### Input data

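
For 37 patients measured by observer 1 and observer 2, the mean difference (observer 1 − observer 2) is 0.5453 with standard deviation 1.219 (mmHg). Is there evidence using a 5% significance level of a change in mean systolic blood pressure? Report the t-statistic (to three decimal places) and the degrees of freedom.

H0: μ_d = 0; H1: μ_d ≠ 0 (paired t-test on the differences, two-sided).
t = d̄/(s_d/√n) = 0.5453/(1.219/√37) = 2.721
df = n − 1 = 36
Two-sided p-value ≈ 0.0100
Since p ≈ 0.0100 < α = 0.05, reject H0; the evidence is statistically significant.

t = 2.721, df = 36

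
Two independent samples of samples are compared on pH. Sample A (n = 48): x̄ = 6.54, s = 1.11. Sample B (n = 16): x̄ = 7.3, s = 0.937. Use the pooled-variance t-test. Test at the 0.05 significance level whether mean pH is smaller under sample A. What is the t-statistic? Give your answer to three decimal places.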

######

*What is being asked*. Would you set down all the lines above, exactly and in full?

*Written response*.
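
For 37 patients measured by observer 1 and observer 2, the mean difference (observer 1 − observer 2) is 0.5453 with standard deviation 1.219 (mmHg). Is there evidence using a 5% significance level of a change in mean systolic blood pressure? Report the t-statistic (to three decimal places) and the degrees of freedom.

H0: μ_d = 0; H1: μ_d ≠ 0 (paired t-test on the differences, two-sided).
t = d̄/(s_d/√n) = 0.5453/(1.219/√37) = 2.721
df = n − 1 = 36
Two-sided p-value ≈ 0.0100
Since p ≈ 0.0100 < α = 0.05, reject H0; the evidence is statistically significant.

t = 2.721, df = 36

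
Two independent samples of samples are compared on pH. Sample A (n = 48): x̄ = 6.54, s = 1.11. Sample B (n = 16): x̄ = 7.3, s = 0.937. Use the pooled-variance t-test. Test at the 0.05 significance level whether mean pH is smaller under sample A. What is the t-statistic? Give your answer to three decimal places.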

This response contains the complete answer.